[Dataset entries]
_ _ _ _

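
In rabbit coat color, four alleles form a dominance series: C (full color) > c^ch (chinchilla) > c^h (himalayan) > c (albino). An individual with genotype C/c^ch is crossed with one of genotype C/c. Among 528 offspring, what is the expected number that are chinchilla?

Cross: C/c^ch × C/c
Allele dominance: C > c^ch > c^h > c
Offspring genotypes: 1 C/C, 1 C/c, 1 C/c^ch, 1 c^ch/c
Phenotype counts: 3 full color, 1 chinchilla
chinchilla: 1 out of 4 → fraction 1/4
Expected count = 1/4 × 528 = 132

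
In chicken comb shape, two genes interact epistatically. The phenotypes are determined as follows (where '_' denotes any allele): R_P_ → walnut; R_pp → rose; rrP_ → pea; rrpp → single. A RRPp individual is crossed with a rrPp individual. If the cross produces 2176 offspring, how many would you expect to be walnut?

Cross: RRPp × rrPp — consider each gene separately:
R gene: RR × rr → 4 Rr → 4 R_ (out of 4)
P gene: Pp × Pp → 1 PP, 2 Pp, 1 pp → 3 P_ : 1 pp (out of 4)
Genotype classes (out of 4 × 4 = 16): R_P_ = 4×3 = 12; R_pp = 4×1 = 4
Apply the phenotype rules: R_P_ (12) → walnut; R_pp (4) → rose
Phenotype counts (out of 16): 12 walnut, 4 rose
walnut: 12 out of 16 → fraction 3/4
Expected count = 3/4 × 2176 = 1632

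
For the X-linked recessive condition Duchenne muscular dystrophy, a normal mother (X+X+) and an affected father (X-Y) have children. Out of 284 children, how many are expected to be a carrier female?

Cross: X+X+ × X-Y
Offspring: 2 X+X-, 2 X+Y
Probability of a carrier female: 2/4 = 1/2
Expected count = 1/2 × 284 = 142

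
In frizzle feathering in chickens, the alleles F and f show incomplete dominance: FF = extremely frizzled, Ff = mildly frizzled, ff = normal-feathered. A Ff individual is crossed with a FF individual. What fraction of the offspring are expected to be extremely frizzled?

Punnett square for Ff × FF:
Offspring genotypes: 2 FF, 2 Ff
Phenotype counts: 2 extremely frizzled, 2 mildly frizzled
extremely frizzled: 2 out of 4
Probability: 2/4 = 1/2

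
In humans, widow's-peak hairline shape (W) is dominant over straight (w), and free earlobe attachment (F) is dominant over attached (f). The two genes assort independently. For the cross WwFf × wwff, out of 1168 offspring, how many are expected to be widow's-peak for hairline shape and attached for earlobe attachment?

Dihybrid cross WwFf × wwff — consider each gene separately:
hairline shape: Ww × ww → 2 Ww, 2 ww → 2 W_ : 2 ww (out of 4)
earlobe attachment: Ff × ff → 2 Ff, 2 ff → 2 F_ : 2 ff (out of 4)
Looking for: widow's-peak (W_) and attached (ff)
P(widow's-peak) = 2/4, P(attached) = 2/4
P(both) = 2/4 × 2/4 = 4/16 = 1/4
Expected count = 1/4 × 1168 = 292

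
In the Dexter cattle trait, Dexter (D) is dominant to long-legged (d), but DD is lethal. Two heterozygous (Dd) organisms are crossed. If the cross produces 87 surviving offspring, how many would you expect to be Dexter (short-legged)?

Cross: Dd × Dd
Punnett square offspring (before lethality): 1 DD, 2 Dd, 1 dd
The DD genotype is lethal (embryos die); surviving offspring: 2 Dd, 1 dd
Dexter (short-legged): 2 out of 3 → fraction 2/3
Expected count = 2/3 × 87 = 58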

_ _ _ _

Required work = Return the entries above exactly, each one complete.

Response to this task =
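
In rabbit coat color, four alleles form a dominance series: C (full color) > c^ch (chinchilla) > c^h (himalayan) > c (albino). An individual with genotype C/c^ch is crossed with one of genotype C/c. Among 528 offspring, what is the expected number that are chinchilla?

Cross: C/c^ch × C/c
Allele dominance: C > c^ch > c^h > c
Offspring genotypes: 1 C/C, 1 C/c, 1 C/c^ch, 1 c^ch/c
Phenotype counts: 3 full color, 1 chinchilla
chinchilla: 1 out of 4 → fraction 1/4
Expected count = 1/4 × 528 = 132

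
In chicken comb shape, two genes interact epistatically. The phenotypes are determined as follows (where '_' denotes any allele): R_P_ → walnut; R_pp → rose; rrP_ → pea; rrpp → single. A RRPp individual is crossed with a rrPp individual. If the cross produces 2176 offspring, how many would you expect to be walnut?

Cross: RRPp × rrPp — consider each gene separately:
R gene: RR × rr → 4 Rr → 4 R_ (out of 4)
P gene: Pp × Pp → 1 PP, 2 Pp, 1 pp → 3 P_ : 1 pp (out of 4)
Genotype classes (out of 4 × 4 = 16): R_P_ = 4×3 = 12; R_pp = 4×1 = 4
Apply the phenotype rules: R_P_ (12) → walnut; R_pp (4) → rose
Phenotype counts (out of 16): 12 walnut, 4 rose
walnut: 12 out of 16 → fraction 3/4
Expected count = 3/4 × 2176 = 1632

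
For the X-linked recessive condition Duchenne muscular dystrophy, a normal mother (X+X+) and an affected father (X-Y) have children. Out of 284 children, how many are expected to be a carrier female?

Cross: X+X+ × X-Y
Offspring: 2 X+X-, 2 X+Y
Probability of a carrier female: 2/4 = 1/2
Expected count = 1/2 × 284 = 142

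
In frizzle feathering in chickens, the alleles F and f show incomplete dominance: FF = extremely frizzled, Ff = mildly frizzled, ff = normal-feathered. A Ff individual is crossed with a FF individual. What fraction of the offspring are expected to be extremely frizzled?

Punnett square for Ff × FF:
Offspring genotypes: 2 FF, 2 Ff
Phenotype counts: 2 extremely frizzled, 2 mildly frizzled
extremely frizzled: 2 out of 4
Probability: 2/4 = 1/2

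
In humans, widow's-peak hairline shape (W) is dominant over straight (w), and free earlobe attachment (F) is dominant over attached (f). The two genes assort independently. For the cross WwFf × wwff, out of 1168 offspring, how many are expected to be widow's-peak for hairline shape and attached for earlobe attachment?

Dihybrid cross WwFf × wwff — consider each gene separately:
hairline shape: Ww × ww → 2 Ww, 2 ww → 2 W_ : 2 ww (out of 4)
earlobe attachment: Ff × ff → 2 Ff, 2 ff → 2 F_ : 2 ff (out of 4)
Looking for: widow's-peak (W_) and attached (ff)
P(widow's-peak) = 2/4, P(attached) = 2/4
P(both) = 2/4 × 2/4 = 4/16 = 1/4
Expected count = 1/4 × 1168 = 292

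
In the Dexter cattle trait, Dexter (D) is dominant to long-legged (d), but DD is lethal. Two heterozygous (Dd) organisms are crossed. If the cross produces 87 surviving offspring, how many would you expect to be Dexter (short-legged)?

Cross: Dd × Dd
Punnett square offspring (before lethality): 1 DD, 2 Dd, 1 dd
The DD genotype is lethal (embryos die); surviving offspring: 2 Dd, 1 dd
Dexter (short-legged): 2 out of 3 → fraction 2/3
Expected count = 2/3 × 87 = 58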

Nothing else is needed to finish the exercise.